### INSTRUCTIONS TO FOLLOW
The data below is to be set down exactly.

### MATERIAL FOR THE TASK
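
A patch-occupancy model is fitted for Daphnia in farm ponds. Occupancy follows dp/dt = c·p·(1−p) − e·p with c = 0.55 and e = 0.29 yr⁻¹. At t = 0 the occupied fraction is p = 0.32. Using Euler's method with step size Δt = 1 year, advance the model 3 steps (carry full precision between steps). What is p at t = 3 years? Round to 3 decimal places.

0.392

Update rule: p ← p + [c·p·(1−p) − e·p]·Δt with Δt = 1.
t = 1: p = 0.32000 + (+0.02688) = 0.34688
t = 2: p = 0.34688 + (+0.02401) = 0.37089
t = 3: p = 0.37089 + (+0.02077) = 0.39166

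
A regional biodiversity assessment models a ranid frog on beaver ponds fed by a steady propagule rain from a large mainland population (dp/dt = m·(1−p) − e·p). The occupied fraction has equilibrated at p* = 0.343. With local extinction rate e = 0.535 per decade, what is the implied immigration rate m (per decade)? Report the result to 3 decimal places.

At equilibrium m(1−p*) = e·p*, so m = e·p*/(1−p*).
m = 0.535 × 0.343 / 0.6570 = 0.1835/0.6570 = 0.2793.

0.279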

### YOUR SOLUTION
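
A patch-occupancy model is fitted for Daphnia in farm ponds. Occupancy follows dp/dt = c·p·(1−p) − e·p with c = 0.55 and e = 0.29 yr⁻¹. At t = 0 the occupied fraction is p = 0.32. Using Euler's method with step size Δt = 1 year, advance the model 3 steps (carry full precision between steps). What is p at t = 3 years? Round to 3 decimal places.

0.392

Update rule: p ← p + [c·p·(1−p) − e·p]·Δt with Δt = 1.
t = 1: p = 0.32000 + (+0.02688) = 0.34688
t = 2: p = 0.34688 + (+0.02401) = 0.37089
t = 3: p = 0.37089 + (+0.02077) = 0.39166

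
A regional biodiversity assessment models a ranid frog on beaver ponds fed by a steady propagule rain from a large mainland population (dp/dt = m·(1−p) − e·p). The occupied fraction has equilibrated at p* = 0.343. With local extinction rate e = 0.535 per decade, what is the implied immigration rate m (per decade)? Report the result to 3 decimal places.

At equilibrium m(1−p*) = e·p*, so m = e·p*/(1−p*).
m = 0.535 × 0.343 / 0.6570 = 0.1835/0.6570 = 0.2793.

0.279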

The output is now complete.